Exercise goal:
Print the whole listing again, exactly as it stands.

/---

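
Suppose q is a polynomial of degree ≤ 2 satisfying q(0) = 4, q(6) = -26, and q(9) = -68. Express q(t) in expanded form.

Write q(t) = at^2 + bt + c. Substituting each data point gives a linear system:
  c = 4
  36a + 6b + c = -26
  81a + 9b + c = -68
Solving the system yields a = -1, b = 1, c = 4.
So q(t) = -t^2 + t + 4.
Check: q(6) = -26. ✓

q(t) = -t^2 + t + 4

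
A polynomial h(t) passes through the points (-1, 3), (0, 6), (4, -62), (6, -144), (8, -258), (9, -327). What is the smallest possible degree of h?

Divided differences on the nodes -1, 0, 4, 6, 8, 9:
  order 0: 3  6  -62  -144  -258  -327
  order 1: 3  -17  -41  -57  -69
  order 2: -4  -4  -4  -4
  order 3: 0  0  0
  order 4: 0  0
  order 5: 0
The order-2 divided differences are all -4 (nonzero) and every higher order vanishes, so the data lies on a polynomial of degree exactly 2.

2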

\---

Written response:
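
Suppose q is a polynomial of degree ≤ 2 satisfying q(0) = 4, q(6) = -26, and q(9) = -68. Express q(t) in expanded form.

Write q(t) = at^2 + bt + c. Substituting each data point gives a linear system:
  c = 4
  36a + 6b + c = -26
  81a + 9b + c = -68
Solving the system yields a = -1, b = 1, c = 4.
So q(t) = -t^2 + t + 4.
Check: q(6) = -26. ✓

q(t) = -t^2 + t + 4

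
A polynomial h(t) passes through the points (-1, 3), (0, 6), (4, -62), (6, -144), (8, -258), (9, -327). What is the smallest possible degree of h?

Divided differences on the nodes -1, 0, 4, 6, 8, 9:
  order 0: 3  6  -62  -144  -258  -327
  order 1: 3  -17  -41  -57  -69
  order 2: -4  -4  -4  -4
  order 3: 0  0  0
  order 4: 0  0
  order 5: 0
The order-2 divided differences are all -4 (nonzero) and every higher order vanishes, so the data lies on a polynomial of degree exactly 2.

2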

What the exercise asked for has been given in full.